(Stored data)

##############################

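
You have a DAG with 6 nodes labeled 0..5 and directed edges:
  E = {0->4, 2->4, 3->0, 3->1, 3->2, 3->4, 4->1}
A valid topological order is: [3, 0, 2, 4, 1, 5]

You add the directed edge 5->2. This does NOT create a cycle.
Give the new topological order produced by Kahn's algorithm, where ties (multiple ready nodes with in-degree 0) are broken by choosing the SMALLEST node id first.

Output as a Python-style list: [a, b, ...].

Answer: [3, 0, 5, 2, 4, 1]

Derivation:
Old toposort: [3, 0, 2, 4, 1, 5]
Added edge: 5->2
Position of 5 (5) > position of 2 (2). Must reorder: 5 must now come before 2.
Run Kahn's algorithm (break ties by smallest node id):
  initial in-degrees: [1, 2, 2, 0, 3, 0]
  ready (indeg=0): [3, 5]
  pop 3: indeg[0]->0; indeg[1]->1; indeg[2]->1; indeg[4]->2 | ready=[0, 5] | order so far=[3]
  pop 0: indeg[4]->1 | ready=[5] | order so far=[3, 0]
  pop 5: indeg[2]->0 | ready=[2] | order so far=[3, 0, 5]
  pop 2: indeg[4]->0 | ready=[4] | order so far=[3, 0, 5, 2]
  pop 4: indeg[1]->0 | ready=[1] | order so far=[3, 0, 5, 2, 4]
  pop 1: no out-edges | ready=[] | order so far=[3, 0, 5, 2, 4, 1]
  Result: [3, 0, 5, 2, 4, 1]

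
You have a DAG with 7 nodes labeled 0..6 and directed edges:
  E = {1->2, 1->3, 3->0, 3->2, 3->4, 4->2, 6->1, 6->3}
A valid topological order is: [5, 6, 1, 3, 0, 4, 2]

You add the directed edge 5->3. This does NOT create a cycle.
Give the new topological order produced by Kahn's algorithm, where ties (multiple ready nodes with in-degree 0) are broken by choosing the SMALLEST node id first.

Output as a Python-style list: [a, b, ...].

Old toposort: [5, 6, 1, 3, 0, 4, 2]
Added edge: 5->3
Position of 5 (0) < position of 3 (3). Old order still valid.
Run Kahn's algorithm (break ties by smallest node id):
  initial in-degrees: [1, 1, 3, 3, 1, 0, 0]
  ready (indeg=0): [5, 6]
  pop 5: indeg[3]->2 | ready=[6] | order so far=[5]
  pop 6: indeg[1]->0; indeg[3]->1 | ready=[1] | order so far=[5, 6]
  pop 1: indeg[2]->2; indeg[3]->0 | ready=[3] | order so far=[5, 6, 1]
  pop 3: indeg[0]->0; indeg[2]->1; indeg[4]->0 | ready=[0, 4] | order so far=[5, 6, 1, 3]
  pop 0: no out-edges | ready=[4] | order so far=[5, 6, 1, 3, 0]
  pop 4: indeg[2]->0 | ready=[2] | order so far=[5, 6, 1, 3, 0, 4]
  pop 2: no out-edges | ready=[] | order so far=[5, 6, 1, 3, 0, 4, 2]
  Result: [5, 6, 1, 3, 0, 4, 2]

Answer: [5, 6, 1, 3, 0, 4, 2]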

##############################

[TASK OBJECTIVE]:
Search the entries for "have" and show every line that has it.

[YOUR SOLUTION]:
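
You have a DAG with 6 nodes labeled 0..5 and directed edges:
You have a DAG with 7 nodes labeled 0..6 and directed edges: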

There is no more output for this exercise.